▶ Requirement:
Find every line in the records that holds the string "accumulator". Copy each one.

▶ Source material:
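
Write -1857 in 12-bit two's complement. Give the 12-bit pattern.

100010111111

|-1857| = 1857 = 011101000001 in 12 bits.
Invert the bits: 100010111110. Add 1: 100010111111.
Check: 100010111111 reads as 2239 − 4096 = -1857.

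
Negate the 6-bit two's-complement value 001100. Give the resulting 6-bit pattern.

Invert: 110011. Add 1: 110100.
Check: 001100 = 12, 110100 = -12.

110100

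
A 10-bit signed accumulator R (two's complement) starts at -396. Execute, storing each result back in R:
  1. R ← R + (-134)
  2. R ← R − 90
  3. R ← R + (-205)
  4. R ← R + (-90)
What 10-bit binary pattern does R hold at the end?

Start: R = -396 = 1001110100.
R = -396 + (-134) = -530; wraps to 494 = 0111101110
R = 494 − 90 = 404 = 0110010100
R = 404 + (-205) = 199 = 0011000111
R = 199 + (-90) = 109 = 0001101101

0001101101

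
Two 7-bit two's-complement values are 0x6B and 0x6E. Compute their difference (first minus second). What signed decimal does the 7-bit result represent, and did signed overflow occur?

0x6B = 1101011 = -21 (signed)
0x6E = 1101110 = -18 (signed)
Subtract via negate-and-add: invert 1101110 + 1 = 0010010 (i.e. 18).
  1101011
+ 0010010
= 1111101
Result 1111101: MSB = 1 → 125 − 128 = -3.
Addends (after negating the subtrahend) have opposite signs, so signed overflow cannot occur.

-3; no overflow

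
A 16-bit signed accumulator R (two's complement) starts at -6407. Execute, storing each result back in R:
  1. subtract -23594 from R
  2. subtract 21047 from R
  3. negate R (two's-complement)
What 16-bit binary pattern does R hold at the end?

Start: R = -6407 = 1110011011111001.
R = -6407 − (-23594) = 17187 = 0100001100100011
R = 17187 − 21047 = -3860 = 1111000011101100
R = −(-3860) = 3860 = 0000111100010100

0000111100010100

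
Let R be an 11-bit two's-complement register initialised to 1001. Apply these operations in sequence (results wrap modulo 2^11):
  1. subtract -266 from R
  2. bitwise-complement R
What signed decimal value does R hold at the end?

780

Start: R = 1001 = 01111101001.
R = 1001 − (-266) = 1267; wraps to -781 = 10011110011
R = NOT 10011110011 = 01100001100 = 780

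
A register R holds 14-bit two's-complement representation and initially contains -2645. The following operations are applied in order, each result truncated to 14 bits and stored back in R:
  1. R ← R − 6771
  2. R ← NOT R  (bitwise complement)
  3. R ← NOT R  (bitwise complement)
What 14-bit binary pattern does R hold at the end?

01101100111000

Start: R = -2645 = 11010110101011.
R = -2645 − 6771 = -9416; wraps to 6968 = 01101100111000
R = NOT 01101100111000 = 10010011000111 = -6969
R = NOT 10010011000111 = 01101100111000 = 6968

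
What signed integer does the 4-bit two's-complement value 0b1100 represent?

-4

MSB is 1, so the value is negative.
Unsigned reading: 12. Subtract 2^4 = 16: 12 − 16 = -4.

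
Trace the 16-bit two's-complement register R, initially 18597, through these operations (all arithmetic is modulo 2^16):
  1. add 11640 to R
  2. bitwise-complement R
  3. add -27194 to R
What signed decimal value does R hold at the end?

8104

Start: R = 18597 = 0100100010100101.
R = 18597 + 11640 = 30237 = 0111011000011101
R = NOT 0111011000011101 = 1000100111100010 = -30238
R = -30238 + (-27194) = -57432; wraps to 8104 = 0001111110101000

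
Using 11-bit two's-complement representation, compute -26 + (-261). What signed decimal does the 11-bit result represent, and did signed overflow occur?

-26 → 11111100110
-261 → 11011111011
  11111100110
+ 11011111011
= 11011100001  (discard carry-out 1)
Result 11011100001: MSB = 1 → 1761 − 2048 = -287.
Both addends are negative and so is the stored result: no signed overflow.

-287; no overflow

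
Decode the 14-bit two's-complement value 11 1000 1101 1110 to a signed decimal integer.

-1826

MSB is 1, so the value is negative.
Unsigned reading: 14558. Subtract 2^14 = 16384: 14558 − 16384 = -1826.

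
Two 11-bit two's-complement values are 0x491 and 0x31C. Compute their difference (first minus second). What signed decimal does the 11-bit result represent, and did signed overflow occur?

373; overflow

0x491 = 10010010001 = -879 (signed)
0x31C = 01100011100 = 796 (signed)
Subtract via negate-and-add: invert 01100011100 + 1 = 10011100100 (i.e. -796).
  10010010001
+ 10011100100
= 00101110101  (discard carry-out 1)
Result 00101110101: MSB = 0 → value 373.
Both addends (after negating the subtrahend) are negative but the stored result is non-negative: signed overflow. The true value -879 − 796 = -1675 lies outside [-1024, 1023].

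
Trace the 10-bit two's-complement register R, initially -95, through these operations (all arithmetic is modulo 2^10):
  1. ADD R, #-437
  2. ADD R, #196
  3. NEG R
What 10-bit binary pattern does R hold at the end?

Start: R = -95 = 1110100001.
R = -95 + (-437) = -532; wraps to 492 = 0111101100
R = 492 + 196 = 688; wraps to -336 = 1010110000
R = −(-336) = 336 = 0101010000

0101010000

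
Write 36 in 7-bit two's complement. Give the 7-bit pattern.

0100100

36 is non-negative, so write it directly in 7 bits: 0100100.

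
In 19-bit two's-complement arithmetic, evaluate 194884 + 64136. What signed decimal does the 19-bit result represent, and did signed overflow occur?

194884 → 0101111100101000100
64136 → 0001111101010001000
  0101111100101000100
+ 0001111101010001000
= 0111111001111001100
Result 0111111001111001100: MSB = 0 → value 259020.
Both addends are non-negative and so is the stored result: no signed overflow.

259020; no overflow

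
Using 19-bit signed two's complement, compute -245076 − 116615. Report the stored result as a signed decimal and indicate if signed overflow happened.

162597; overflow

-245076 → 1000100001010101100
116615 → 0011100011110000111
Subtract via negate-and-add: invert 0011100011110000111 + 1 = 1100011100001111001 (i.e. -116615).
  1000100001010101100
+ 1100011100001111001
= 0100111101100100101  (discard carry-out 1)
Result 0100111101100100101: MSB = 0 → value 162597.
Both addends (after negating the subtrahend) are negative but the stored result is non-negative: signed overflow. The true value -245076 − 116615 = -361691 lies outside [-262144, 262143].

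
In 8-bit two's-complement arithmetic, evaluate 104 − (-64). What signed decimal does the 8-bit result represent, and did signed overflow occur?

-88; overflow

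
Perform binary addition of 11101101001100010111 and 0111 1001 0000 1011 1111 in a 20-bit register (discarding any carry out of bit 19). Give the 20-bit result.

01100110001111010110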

▶ Solution to the problem:
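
A 10-bit signed accumulator R (two's complement) starts at -396. Execute, storing each result back in R:
A 16-bit signed accumulator R (two's complement) starts at -6407. Execute, storing each result back in R: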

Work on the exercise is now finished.